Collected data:

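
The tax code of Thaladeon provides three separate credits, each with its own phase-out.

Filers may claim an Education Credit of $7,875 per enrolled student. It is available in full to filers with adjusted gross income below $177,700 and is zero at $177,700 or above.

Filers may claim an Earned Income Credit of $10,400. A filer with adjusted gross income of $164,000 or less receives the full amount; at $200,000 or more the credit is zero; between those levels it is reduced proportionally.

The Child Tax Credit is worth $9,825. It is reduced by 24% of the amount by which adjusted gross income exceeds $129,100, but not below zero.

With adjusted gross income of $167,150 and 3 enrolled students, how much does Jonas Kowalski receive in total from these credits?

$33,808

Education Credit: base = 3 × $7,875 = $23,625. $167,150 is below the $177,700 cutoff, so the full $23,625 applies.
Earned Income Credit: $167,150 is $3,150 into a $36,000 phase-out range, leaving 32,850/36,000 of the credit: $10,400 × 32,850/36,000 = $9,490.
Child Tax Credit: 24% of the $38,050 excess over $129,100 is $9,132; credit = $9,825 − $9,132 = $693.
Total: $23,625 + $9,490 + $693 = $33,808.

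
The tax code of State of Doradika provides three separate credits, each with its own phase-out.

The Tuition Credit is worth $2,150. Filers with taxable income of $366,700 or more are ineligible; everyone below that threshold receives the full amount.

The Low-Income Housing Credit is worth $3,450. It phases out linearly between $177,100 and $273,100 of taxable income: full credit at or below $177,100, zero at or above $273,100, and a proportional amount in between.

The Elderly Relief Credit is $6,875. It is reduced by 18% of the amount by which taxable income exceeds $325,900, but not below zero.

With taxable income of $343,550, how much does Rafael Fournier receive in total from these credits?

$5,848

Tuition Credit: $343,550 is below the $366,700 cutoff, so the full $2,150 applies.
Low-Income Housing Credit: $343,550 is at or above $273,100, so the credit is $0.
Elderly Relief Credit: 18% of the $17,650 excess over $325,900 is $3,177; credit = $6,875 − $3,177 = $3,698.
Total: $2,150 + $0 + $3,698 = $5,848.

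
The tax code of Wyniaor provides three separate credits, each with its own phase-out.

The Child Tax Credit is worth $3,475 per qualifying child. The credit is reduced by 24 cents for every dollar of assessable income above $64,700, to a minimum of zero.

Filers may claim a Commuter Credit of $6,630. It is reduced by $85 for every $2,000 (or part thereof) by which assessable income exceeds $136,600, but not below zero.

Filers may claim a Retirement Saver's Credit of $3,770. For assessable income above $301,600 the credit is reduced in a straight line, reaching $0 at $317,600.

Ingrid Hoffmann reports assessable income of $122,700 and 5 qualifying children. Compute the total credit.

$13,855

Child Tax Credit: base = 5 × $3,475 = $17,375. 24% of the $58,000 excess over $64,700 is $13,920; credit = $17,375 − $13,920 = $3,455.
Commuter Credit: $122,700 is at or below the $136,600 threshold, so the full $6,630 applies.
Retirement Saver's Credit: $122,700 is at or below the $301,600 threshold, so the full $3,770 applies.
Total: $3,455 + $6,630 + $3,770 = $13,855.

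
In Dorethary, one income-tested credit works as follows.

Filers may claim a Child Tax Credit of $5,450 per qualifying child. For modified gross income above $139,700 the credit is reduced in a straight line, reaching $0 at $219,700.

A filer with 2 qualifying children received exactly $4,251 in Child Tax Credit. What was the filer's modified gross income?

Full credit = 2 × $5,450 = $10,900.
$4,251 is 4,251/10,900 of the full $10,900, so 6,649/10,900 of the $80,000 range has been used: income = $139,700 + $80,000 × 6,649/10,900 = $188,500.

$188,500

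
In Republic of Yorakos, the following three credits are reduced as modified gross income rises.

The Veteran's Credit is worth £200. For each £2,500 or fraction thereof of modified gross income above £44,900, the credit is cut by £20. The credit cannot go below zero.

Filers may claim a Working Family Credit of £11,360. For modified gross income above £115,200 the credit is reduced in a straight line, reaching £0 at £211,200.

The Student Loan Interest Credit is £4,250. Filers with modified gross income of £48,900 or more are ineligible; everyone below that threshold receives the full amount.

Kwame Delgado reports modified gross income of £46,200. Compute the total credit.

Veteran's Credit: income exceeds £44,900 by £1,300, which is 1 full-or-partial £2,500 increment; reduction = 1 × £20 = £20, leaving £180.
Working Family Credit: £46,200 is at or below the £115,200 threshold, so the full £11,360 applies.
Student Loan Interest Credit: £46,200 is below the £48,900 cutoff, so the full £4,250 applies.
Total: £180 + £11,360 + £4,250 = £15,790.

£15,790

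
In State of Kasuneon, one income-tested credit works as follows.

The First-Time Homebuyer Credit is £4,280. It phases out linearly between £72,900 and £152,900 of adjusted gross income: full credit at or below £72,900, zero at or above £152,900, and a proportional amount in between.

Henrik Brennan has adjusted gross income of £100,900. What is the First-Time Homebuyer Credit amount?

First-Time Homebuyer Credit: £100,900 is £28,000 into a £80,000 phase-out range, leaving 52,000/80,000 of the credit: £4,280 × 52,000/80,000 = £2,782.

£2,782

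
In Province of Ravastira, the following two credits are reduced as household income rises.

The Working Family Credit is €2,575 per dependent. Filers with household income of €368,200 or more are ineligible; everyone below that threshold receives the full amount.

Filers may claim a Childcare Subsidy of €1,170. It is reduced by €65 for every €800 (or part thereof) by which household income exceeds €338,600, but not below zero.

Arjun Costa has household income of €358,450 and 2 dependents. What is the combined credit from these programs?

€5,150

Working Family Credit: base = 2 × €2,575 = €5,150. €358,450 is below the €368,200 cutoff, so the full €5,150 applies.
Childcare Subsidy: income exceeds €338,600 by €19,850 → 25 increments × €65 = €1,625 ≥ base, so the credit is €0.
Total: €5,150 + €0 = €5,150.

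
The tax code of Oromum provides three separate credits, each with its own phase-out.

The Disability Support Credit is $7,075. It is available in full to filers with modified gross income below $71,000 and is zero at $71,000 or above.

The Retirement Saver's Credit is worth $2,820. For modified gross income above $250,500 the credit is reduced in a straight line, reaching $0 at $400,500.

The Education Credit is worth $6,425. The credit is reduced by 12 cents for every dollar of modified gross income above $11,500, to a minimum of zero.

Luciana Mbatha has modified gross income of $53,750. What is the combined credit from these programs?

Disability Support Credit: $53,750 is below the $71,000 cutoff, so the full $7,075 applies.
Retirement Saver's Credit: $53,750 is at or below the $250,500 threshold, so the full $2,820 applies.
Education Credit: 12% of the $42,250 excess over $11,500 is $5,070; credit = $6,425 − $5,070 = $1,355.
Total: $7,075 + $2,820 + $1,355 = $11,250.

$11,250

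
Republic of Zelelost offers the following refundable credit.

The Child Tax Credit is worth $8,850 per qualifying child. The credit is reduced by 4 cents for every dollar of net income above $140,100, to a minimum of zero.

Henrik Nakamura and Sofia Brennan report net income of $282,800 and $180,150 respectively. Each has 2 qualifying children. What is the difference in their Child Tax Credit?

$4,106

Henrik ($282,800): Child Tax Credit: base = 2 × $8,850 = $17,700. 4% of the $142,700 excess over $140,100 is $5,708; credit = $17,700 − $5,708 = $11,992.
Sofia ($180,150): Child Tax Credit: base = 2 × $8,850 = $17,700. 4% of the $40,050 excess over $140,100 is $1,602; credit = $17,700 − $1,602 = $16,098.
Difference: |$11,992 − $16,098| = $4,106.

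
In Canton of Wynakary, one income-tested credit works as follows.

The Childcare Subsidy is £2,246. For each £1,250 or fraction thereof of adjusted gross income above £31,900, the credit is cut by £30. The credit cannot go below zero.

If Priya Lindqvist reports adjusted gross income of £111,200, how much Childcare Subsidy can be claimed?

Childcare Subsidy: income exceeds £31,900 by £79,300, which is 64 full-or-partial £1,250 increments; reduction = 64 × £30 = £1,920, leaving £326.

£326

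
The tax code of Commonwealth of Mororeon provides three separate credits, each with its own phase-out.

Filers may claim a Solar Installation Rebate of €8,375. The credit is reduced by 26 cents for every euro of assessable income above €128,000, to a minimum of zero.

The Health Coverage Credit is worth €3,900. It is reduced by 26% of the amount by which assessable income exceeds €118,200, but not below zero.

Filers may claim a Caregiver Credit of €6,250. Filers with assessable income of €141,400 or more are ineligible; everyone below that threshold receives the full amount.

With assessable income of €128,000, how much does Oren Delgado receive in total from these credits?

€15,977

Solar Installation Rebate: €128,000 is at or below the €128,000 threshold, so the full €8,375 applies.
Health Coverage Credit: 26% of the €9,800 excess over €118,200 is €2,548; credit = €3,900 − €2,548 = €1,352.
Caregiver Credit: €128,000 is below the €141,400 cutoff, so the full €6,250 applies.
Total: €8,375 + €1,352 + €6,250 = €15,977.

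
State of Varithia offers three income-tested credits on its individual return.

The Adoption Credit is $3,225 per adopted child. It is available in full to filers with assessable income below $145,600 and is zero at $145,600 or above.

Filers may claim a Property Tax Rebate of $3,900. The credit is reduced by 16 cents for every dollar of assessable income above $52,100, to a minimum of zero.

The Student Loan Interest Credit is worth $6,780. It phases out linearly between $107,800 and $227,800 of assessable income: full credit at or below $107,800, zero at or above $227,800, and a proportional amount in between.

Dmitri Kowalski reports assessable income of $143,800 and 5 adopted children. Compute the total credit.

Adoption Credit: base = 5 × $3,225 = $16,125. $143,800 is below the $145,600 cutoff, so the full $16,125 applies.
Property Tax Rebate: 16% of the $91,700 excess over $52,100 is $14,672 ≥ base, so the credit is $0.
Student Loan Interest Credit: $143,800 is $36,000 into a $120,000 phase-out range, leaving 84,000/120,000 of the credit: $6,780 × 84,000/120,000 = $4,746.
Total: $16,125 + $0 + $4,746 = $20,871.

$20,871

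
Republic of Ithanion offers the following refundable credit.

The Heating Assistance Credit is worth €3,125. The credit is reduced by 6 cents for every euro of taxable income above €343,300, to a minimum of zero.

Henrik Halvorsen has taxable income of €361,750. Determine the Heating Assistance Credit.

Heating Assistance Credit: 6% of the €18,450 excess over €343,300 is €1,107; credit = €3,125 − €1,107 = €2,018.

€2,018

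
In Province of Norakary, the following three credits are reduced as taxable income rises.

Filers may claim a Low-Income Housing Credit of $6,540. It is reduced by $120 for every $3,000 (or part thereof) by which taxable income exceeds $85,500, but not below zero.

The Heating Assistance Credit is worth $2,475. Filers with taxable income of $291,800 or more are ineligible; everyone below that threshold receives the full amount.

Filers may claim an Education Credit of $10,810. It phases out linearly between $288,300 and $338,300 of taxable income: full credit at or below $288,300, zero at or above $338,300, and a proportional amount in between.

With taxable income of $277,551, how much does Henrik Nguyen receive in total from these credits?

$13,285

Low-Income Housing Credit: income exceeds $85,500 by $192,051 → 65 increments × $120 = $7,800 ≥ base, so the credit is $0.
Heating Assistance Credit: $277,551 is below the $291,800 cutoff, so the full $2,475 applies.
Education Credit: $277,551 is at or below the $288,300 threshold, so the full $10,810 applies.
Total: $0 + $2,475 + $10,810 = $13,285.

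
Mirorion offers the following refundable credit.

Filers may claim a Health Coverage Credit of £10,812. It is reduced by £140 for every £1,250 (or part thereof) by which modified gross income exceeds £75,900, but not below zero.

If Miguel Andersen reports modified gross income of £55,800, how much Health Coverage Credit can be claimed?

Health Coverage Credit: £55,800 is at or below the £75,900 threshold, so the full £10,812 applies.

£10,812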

---

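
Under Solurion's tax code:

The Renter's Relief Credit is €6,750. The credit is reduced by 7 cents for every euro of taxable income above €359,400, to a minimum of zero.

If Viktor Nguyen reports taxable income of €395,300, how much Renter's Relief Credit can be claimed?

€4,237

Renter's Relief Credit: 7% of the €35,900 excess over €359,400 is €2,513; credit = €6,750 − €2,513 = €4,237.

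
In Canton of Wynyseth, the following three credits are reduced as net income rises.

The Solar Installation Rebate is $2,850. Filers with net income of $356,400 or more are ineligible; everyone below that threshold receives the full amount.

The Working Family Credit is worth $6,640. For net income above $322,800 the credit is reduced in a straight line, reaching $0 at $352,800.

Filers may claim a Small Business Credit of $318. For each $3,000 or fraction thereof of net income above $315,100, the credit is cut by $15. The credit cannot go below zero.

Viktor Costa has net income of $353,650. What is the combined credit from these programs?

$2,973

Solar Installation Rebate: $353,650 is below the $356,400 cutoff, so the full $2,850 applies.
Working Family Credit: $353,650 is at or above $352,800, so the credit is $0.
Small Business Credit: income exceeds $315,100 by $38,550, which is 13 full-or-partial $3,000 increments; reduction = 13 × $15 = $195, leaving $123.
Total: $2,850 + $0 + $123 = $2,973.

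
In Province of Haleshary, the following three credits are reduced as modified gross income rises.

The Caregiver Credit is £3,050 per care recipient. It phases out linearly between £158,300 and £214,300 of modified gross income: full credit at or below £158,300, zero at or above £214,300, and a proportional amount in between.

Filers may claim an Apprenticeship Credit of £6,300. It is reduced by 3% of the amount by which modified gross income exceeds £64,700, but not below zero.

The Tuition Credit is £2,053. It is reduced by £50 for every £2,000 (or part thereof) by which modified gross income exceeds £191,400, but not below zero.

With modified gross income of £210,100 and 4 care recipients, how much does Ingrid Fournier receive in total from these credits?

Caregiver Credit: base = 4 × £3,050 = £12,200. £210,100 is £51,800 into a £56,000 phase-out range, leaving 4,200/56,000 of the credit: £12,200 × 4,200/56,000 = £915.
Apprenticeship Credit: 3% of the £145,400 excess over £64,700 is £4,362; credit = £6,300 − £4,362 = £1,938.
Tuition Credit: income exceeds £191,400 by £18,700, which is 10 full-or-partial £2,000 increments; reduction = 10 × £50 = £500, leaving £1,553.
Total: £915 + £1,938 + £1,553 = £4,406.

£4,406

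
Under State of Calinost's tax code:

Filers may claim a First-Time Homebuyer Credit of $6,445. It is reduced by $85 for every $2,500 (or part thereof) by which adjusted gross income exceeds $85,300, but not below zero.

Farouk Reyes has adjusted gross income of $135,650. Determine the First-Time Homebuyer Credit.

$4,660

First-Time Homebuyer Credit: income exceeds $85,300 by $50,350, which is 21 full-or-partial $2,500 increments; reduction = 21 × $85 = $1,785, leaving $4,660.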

* * *

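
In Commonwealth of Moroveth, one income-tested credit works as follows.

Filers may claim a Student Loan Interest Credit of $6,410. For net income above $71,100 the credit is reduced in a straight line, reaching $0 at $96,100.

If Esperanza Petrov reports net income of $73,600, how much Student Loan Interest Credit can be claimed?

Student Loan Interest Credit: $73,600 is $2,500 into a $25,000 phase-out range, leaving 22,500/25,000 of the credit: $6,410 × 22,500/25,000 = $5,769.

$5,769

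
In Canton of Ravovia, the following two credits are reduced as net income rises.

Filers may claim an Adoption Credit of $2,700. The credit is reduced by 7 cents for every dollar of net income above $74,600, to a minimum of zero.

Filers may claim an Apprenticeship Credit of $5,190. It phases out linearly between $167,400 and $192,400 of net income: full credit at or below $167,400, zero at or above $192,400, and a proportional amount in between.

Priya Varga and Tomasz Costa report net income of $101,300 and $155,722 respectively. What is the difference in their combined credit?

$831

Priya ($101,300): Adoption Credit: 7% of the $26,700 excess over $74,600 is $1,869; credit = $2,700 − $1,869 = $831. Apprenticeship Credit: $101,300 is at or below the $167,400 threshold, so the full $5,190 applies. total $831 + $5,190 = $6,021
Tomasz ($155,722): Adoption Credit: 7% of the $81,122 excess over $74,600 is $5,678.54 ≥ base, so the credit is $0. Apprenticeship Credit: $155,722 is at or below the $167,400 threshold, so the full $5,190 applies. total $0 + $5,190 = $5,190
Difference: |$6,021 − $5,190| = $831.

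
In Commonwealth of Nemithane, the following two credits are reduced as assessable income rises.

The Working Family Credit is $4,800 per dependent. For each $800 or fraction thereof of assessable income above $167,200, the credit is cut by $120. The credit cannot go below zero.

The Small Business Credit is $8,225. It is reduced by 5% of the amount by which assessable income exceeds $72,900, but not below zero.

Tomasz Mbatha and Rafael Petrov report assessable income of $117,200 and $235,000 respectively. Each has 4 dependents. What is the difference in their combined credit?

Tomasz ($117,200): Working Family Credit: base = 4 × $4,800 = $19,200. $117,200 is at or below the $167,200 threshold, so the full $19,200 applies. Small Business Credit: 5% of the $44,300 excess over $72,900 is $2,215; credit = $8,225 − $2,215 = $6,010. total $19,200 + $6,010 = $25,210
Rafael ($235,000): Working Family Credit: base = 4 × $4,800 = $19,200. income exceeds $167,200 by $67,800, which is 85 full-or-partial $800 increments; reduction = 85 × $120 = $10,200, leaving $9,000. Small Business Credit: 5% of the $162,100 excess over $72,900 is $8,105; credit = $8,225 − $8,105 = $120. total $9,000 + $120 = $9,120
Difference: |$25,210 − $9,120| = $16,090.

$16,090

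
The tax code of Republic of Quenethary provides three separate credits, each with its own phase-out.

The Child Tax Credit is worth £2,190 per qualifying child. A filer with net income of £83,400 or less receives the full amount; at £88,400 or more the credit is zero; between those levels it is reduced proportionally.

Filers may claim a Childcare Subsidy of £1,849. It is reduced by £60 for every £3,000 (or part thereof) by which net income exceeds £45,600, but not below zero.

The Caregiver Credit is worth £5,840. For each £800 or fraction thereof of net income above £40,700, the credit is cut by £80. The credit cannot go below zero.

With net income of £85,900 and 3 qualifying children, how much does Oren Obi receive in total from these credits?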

About this exercise: Looking at the records above, return exactly the lines from the line with "The tax code of Thaladeon" to the line with "The Child Tax Credit is worth $9,825.", both ends included.

Expected answer:
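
The tax code of Thaladeon provides three separate credits, each with its own phase-out.

Filers may claim an Education Credit of $7,875 per enrolled student. It is available in full to filers with adjusted gross income below $177,700 and is zero at $177,700 or above.

Filers may claim an Earned Income Credit of $10,400. A filer with adjusted gross income of $164,000 or less receives the full amount; at $200,000 or more the credit is zero; between those levels it is reduced proportionally.

The Child Tax Credit is worth $9,825. It is reduced by 24% of the amount by which adjusted gross income exceeds $129,100, but not below zero.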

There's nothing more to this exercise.